*Records shown*
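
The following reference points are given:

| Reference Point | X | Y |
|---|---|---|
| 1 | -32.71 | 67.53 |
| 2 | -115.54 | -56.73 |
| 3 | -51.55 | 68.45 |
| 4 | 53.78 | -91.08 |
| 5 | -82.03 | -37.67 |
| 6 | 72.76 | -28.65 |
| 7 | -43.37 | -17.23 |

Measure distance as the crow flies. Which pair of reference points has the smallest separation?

Pairwise distances:
1–2: 149.34
1–3: 18.86
1–4: 180.66
1–5: 116.19
1–6: 142.74
1–7: 85.43
2–3: 140.59
2–4: 172.77
2–5: 38.55
2–6: 190.38
2–7: 82.27
3–4: 191.17
3–5: 110.41
3–6: 157.74
3–7: 86.07
4–5: 145.93
4–6: 65.25
4–7: 122.03
5–6: 155.05
5–7: 43.73
6–7: 116.69
Closest pair: 1–3 at 18.86.

1 and 3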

*Directions for this task*
Restate the material exactly, from its opening line to its closing one.

*Solution for this exercise*
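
The following reference points are given:

| Reference Point | X | Y |
|---|---|---|
| 1 | -32.71 | 67.53 |
| 2 | -115.54 | -56.73 |
| 3 | -51.55 | 68.45 |
| 4 | 53.78 | -91.08 |
| 5 | -82.03 | -37.67 |
| 6 | 72.76 | -28.65 |
| 7 | -43.37 | -17.23 |

Measure distance as the crow flies. Which pair of reference points has the smallest separation?

Pairwise distances:
1–2: 149.34
1–3: 18.86
1–4: 180.66
1–5: 116.19
1–6: 142.74
1–7: 85.43
2–3: 140.59
2–4: 172.77
2–5: 38.55
2–6: 190.38
2–7: 82.27
3–4: 191.17
3–5: 110.41
3–6: 157.74
3–7: 86.07
4–5: 145.93
4–6: 65.25
4–7: 122.03
5–6: 155.05
5–7: 43.73
6–7: 116.69
Closest pair: 1–3 at 18.86.

1 and 3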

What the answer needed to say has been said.